Exercise prompt -> Report each line from the records where the string "nonlinear" turns up.

Record set ->
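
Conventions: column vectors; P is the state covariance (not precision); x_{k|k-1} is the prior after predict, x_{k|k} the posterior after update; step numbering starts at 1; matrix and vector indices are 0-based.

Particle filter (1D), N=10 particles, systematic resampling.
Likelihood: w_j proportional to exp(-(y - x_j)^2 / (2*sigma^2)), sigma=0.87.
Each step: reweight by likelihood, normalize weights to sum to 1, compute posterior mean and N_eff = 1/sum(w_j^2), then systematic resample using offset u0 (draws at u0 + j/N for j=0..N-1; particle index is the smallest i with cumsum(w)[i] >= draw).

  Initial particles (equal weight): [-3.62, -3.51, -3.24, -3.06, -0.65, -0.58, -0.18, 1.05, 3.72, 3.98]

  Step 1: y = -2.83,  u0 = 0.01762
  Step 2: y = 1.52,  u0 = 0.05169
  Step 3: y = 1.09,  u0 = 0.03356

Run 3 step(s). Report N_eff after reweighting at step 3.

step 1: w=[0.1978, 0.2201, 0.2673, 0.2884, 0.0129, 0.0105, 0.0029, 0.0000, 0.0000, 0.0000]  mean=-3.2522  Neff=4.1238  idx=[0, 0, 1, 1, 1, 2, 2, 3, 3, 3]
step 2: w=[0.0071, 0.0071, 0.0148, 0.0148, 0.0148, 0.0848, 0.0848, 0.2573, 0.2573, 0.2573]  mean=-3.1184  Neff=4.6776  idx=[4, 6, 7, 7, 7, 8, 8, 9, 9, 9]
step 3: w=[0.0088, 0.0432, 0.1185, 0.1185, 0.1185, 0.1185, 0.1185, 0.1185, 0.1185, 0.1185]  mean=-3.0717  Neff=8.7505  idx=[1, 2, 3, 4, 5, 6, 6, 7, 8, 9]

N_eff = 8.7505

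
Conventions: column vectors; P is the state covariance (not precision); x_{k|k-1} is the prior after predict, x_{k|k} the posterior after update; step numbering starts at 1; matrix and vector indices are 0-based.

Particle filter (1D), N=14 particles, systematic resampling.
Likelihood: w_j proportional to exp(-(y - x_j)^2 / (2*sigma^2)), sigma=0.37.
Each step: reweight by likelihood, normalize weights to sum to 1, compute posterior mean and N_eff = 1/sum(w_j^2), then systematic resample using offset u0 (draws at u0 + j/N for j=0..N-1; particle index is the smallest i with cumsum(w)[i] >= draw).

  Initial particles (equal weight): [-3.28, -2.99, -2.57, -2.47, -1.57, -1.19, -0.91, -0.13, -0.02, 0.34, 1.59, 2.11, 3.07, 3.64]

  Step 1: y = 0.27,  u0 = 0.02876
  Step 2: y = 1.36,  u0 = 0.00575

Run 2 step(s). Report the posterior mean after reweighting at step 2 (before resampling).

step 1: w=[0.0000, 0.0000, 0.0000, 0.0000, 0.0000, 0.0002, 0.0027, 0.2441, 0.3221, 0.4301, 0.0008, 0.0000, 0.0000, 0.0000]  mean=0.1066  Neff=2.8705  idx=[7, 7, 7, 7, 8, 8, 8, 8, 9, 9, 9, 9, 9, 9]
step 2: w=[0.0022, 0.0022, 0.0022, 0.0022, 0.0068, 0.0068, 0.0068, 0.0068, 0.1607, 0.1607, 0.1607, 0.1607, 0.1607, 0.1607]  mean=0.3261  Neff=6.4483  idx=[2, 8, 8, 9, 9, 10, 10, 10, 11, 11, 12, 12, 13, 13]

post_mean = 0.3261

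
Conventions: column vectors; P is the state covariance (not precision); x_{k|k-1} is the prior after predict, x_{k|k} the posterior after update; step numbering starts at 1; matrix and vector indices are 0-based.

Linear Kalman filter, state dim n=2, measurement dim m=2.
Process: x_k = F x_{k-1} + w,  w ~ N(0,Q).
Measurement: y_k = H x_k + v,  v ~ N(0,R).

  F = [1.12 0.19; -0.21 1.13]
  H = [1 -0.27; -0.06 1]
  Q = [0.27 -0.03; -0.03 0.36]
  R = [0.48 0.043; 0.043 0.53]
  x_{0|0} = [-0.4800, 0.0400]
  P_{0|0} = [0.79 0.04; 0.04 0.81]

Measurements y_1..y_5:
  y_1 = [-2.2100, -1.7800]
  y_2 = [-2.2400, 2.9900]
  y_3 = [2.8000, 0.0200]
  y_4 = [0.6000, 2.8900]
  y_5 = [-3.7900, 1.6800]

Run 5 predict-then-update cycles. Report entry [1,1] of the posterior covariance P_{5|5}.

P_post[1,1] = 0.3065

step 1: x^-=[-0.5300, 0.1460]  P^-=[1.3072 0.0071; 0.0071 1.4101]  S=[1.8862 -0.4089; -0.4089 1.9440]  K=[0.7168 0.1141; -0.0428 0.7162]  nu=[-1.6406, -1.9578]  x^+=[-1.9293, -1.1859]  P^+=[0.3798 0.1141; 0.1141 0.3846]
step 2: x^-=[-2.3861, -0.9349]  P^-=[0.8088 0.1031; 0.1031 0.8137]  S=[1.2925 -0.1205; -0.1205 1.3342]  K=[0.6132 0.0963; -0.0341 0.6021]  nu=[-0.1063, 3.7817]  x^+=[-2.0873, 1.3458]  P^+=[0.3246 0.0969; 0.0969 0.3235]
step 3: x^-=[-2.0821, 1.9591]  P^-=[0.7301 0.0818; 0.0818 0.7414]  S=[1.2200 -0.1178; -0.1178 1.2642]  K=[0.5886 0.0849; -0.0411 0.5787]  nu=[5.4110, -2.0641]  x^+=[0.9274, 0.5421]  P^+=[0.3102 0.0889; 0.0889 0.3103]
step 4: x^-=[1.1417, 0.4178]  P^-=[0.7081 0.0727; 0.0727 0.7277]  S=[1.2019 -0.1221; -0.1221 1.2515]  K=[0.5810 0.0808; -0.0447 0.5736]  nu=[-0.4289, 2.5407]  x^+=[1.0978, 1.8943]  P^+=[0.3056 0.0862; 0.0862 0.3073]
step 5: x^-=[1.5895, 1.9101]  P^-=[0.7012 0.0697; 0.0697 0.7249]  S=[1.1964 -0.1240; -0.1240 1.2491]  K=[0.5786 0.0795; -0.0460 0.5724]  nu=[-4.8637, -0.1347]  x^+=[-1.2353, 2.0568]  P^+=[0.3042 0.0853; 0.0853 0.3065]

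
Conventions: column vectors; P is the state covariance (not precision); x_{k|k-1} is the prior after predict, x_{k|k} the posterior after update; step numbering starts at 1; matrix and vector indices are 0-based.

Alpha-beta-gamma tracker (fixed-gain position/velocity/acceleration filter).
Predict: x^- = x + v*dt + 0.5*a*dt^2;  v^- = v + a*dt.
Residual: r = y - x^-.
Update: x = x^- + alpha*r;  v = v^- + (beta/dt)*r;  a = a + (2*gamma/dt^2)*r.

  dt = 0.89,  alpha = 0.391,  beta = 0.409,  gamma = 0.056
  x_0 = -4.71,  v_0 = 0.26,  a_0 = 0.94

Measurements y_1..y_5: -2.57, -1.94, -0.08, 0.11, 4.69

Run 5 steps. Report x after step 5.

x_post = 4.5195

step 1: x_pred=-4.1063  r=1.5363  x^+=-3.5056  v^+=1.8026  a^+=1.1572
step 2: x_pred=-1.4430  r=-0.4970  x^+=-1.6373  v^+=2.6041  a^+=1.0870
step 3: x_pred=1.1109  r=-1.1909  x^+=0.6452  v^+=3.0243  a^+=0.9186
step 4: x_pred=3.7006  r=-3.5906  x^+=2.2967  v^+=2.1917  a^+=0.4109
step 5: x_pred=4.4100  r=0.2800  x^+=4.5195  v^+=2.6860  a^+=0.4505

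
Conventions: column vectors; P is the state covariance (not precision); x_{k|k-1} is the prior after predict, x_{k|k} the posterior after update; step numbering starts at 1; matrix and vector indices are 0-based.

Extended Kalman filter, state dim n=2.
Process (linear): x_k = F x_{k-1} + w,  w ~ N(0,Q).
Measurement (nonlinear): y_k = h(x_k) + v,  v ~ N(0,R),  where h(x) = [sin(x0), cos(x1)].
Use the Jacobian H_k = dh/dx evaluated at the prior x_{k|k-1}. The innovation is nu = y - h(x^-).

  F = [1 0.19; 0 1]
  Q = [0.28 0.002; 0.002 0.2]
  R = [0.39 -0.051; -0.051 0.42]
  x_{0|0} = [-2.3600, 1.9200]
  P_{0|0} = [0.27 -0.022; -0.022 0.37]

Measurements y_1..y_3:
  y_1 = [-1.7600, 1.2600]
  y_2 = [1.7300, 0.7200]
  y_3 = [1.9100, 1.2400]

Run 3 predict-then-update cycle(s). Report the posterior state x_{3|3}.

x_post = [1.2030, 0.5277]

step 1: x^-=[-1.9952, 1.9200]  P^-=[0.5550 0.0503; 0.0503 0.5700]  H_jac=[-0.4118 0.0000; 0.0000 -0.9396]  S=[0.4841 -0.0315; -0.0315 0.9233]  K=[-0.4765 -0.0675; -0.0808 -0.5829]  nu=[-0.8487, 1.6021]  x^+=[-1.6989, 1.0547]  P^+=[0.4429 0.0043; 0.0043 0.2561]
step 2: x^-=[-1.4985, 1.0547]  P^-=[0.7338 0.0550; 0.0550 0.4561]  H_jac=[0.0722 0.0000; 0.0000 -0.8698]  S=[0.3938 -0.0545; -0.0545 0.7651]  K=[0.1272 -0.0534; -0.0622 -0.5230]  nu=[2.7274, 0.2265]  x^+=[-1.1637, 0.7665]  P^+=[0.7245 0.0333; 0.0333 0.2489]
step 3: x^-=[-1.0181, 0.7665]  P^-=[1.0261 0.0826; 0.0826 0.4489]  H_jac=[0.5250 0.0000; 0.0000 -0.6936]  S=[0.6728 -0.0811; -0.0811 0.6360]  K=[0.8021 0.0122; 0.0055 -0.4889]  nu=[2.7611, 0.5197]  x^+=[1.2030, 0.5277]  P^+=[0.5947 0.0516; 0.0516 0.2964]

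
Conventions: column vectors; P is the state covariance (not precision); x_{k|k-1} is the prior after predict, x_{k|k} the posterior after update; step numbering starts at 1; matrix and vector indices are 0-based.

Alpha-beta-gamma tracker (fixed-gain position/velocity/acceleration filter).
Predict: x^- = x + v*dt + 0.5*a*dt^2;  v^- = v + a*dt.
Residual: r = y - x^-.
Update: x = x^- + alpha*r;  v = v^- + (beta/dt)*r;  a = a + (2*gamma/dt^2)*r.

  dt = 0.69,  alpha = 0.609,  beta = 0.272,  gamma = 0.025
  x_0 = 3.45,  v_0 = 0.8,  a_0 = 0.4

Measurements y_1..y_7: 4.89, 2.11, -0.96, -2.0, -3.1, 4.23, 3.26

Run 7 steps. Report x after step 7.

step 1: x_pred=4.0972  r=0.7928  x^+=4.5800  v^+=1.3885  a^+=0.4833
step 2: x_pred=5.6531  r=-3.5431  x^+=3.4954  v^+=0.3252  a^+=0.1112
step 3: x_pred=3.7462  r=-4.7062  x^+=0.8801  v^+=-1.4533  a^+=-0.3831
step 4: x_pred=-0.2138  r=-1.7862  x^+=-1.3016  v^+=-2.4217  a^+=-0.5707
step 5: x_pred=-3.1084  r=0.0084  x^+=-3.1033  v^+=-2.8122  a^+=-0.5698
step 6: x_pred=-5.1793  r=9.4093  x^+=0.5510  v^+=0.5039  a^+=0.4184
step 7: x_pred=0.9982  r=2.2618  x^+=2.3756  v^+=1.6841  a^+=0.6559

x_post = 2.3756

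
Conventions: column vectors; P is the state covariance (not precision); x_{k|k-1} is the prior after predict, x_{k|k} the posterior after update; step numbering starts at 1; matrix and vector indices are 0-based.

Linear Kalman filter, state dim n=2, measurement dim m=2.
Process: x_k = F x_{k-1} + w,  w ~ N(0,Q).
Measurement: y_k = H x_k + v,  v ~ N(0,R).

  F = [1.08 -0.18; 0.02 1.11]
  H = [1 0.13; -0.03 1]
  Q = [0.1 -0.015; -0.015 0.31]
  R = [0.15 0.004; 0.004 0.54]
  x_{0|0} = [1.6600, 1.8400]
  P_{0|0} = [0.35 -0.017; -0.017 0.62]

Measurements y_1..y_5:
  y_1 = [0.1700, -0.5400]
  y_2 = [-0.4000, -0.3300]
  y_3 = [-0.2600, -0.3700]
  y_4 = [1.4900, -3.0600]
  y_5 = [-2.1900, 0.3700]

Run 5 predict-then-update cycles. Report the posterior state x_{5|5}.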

* * *

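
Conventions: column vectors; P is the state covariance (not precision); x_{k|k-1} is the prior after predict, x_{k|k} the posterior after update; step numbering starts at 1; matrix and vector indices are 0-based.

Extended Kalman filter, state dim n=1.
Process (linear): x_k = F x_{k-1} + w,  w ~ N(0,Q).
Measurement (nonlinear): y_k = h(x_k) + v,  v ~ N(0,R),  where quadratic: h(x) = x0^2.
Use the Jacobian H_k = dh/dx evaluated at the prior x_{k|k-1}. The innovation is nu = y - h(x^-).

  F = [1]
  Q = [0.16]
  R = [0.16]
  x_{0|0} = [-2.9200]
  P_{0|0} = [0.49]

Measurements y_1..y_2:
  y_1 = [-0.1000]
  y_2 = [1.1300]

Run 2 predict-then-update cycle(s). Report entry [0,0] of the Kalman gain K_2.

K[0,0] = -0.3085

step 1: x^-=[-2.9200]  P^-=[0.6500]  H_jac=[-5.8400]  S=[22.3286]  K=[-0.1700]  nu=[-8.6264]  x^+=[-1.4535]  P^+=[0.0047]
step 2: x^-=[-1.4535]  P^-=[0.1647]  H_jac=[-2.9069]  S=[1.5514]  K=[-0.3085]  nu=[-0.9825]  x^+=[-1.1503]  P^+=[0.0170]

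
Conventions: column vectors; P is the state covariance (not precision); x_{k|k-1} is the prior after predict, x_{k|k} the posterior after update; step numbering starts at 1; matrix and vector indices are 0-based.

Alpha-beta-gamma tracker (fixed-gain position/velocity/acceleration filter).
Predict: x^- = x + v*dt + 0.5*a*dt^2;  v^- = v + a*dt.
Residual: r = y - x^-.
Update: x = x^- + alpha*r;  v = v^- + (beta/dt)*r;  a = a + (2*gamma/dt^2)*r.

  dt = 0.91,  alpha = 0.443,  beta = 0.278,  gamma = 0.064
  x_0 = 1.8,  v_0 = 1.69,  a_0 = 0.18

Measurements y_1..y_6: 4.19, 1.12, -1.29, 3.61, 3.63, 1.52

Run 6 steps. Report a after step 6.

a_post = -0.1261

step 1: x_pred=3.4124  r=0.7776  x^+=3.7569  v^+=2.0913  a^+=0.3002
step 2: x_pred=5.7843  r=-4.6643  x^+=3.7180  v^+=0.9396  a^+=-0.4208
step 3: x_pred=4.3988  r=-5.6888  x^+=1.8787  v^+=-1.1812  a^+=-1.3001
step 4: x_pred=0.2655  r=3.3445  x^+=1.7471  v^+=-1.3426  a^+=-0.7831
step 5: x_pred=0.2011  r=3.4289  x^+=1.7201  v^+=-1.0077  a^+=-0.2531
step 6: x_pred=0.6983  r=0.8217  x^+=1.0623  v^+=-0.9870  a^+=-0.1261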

Task answer ->
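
Measurement (nonlinear): y_k = h(x_k) + v,  v ~ N(0,R),  where h(x) = [sin(x0), cos(x1)].
Measurement (nonlinear): y_k = h(x_k) + v,  v ~ N(0,R),  where quadratic: h(x) = x0^2.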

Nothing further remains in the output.